Segment Start: Data

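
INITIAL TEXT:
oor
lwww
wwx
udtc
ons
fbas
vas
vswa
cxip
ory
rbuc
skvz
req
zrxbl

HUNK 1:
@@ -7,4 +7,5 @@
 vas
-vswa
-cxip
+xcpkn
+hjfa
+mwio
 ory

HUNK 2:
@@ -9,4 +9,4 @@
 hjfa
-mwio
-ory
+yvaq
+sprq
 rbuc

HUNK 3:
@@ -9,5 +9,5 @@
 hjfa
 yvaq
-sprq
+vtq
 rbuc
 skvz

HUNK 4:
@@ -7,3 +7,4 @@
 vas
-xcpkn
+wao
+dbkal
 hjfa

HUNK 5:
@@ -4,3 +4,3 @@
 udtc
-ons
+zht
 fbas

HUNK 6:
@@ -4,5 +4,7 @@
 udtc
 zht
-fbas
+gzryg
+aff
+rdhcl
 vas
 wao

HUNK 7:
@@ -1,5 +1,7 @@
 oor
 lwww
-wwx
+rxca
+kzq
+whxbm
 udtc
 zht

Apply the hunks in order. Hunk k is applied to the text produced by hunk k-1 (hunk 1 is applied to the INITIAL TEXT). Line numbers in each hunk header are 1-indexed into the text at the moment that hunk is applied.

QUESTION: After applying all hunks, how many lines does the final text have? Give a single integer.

Answer: 20

Derivation:
Hunk 1: at line 7 remove [vswa,cxip] add [xcpkn,hjfa,mwio] -> 15 lines: oor lwww wwx udtc ons fbas vas xcpkn hjfa mwio ory rbuc skvz req zrxbl
Hunk 2: at line 9 remove [mwio,ory] add [yvaq,sprq] -> 15 lines: oor lwww wwx udtc ons fbas vas xcpkn hjfa yvaq sprq rbuc skvz req zrxbl
Hunk 3: at line 9 remove [sprq] add [vtq] -> 15 lines: oor lwww wwx udtc ons fbas vas xcpkn hjfa yvaq vtq rbuc skvz req zrxbl
Hunk 4: at line 7 remove [xcpkn] add [wao,dbkal] -> 16 lines: oor lwww wwx udtc ons fbas vas wao dbkal hjfa yvaq vtq rbuc skvz req zrxbl
Hunk 5: at line 4 remove [ons] add [zht] -> 16 lines: oor lwww wwx udtc zht fbas vas wao dbkal hjfa yvaq vtq rbuc skvz req zrxbl
Hunk 6: at line 4 remove [fbas] add [gzryg,aff,rdhcl] -> 18 lines: oor lwww wwx udtc zht gzryg aff rdhcl vas wao dbkal hjfa yvaq vtq rbuc skvz req zrxbl
Hunk 7: at line 1 remove [wwx] add [rxca,kzq,whxbm] -> 20 lines: oor lwww rxca kzq whxbm udtc zht gzryg aff rdhcl vas wao dbkal hjfa yvaq vtq rbuc skvz req zrxbl
Final line count: 20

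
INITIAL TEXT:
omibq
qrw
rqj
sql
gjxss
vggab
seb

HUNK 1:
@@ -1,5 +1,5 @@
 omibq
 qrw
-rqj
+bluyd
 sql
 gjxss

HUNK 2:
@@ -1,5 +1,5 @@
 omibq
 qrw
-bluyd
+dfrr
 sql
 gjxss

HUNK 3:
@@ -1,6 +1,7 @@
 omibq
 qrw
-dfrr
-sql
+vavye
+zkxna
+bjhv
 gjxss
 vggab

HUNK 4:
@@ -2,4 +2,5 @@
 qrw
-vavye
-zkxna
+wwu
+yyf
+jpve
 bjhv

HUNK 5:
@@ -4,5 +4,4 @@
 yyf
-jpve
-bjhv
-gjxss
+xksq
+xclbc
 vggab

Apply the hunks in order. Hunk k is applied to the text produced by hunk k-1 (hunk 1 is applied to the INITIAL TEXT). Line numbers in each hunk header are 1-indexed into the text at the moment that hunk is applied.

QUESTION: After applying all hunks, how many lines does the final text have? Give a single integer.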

Segment End: Data

- [Your assignment] Retype the records above without changing a single word.

- [Your solution]
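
INITIAL TEXT:
oor
lwww
wwx
udtc
ons
fbas
vas
vswa
cxip
ory
rbuc
skvz
req
zrxbl

HUNK 1:
@@ -7,4 +7,5 @@
 vas
-vswa
-cxip
+xcpkn
+hjfa
+mwio
 ory

HUNK 2:
@@ -9,4 +9,4 @@
 hjfa
-mwio
-ory
+yvaq
+sprq
 rbuc

HUNK 3:
@@ -9,5 +9,5 @@
 hjfa
 yvaq
-sprq
+vtq
 rbuc
 skvz

HUNK 4:
@@ -7,3 +7,4 @@
 vas
-xcpkn
+wao
+dbkal
 hjfa

HUNK 5:
@@ -4,3 +4,3 @@
 udtc
-ons
+zht
 fbas

HUNK 6:
@@ -4,5 +4,7 @@
 udtc
 zht
-fbas
+gzryg
+aff
+rdhcl
 vas
 wao

HUNK 7:
@@ -1,5 +1,7 @@
 oor
 lwww
-wwx
+rxca
+kzq
+whxbm
 udtc
 zht

Apply the hunks in order. Hunk k is applied to the text produced by hunk k-1 (hunk 1 is applied to the INITIAL TEXT). Line numbers in each hunk header are 1-indexed into the text at the moment that hunk is applied.

QUESTION: After applying all hunks, how many lines does the final text have? Give a single integer.

Answer: 20

Derivation:
Hunk 1: at line 7 remove [vswa,cxip] add [xcpkn,hjfa,mwio] -> 15 lines: oor lwww wwx udtc ons fbas vas xcpkn hjfa mwio ory rbuc skvz req zrxbl
Hunk 2: at line 9 remove [mwio,ory] add [yvaq,sprq] -> 15 lines: oor lwww wwx udtc ons fbas vas xcpkn hjfa yvaq sprq rbuc skvz req zrxbl
Hunk 3: at line 9 remove [sprq] add [vtq] -> 15 lines: oor lwww wwx udtc ons fbas vas xcpkn hjfa yvaq vtq rbuc skvz req zrxbl
Hunk 4: at line 7 remove [xcpkn] add [wao,dbkal] -> 16 lines: oor lwww wwx udtc ons fbas vas wao dbkal hjfa yvaq vtq rbuc skvz req zrxbl
Hunk 5: at line 4 remove [ons] add [zht] -> 16 lines: oor lwww wwx udtc zht fbas vas wao dbkal hjfa yvaq vtq rbuc skvz req zrxbl
Hunk 6: at line 4 remove [fbas] add [gzryg,aff,rdhcl] -> 18 lines: oor lwww wwx udtc zht gzryg aff rdhcl vas wao dbkal hjfa yvaq vtq rbuc skvz req zrxbl
Hunk 7: at line 1 remove [wwx] add [rxca,kzq,whxbm] -> 20 lines: oor lwww rxca kzq whxbm udtc zht gzryg aff rdhcl vas wao dbkal hjfa yvaq vtq rbuc skvz req zrxbl
Final line count: 20

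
INITIAL TEXT:
omibq
qrw
rqj
sql
gjxss
vggab
seb

HUNK 1:
@@ -1,5 +1,5 @@
 omibq
 qrw
-rqj
+bluyd
 sql
 gjxss

HUNK 2:
@@ -1,5 +1,5 @@
 omibq
 qrw
-bluyd
+dfrr
 sql
 gjxss

HUNK 3:
@@ -1,6 +1,7 @@
 omibq
 qrw
-dfrr
-sql
+vavye
+zkxna
+bjhv
 gjxss
 vggab

HUNK 4:
@@ -2,4 +2,5 @@
 qrw
-vavye
-zkxna
+wwu
+yyf
+jpve
 bjhv

HUNK 5:
@@ -4,5 +4,4 @@
 yyf
-jpve
-bjhv
-gjxss
+xksq
+xclbc
 vggab

Apply the hunks in order. Hunk k is applied to the text produced by hunk k-1 (hunk 1 is applied to the INITIAL TEXT). Line numbers in each hunk header are 1-indexed into the text at the moment that hunk is applied.

QUESTION: After applying all hunks, how many lines does the final text have? Give a single integer.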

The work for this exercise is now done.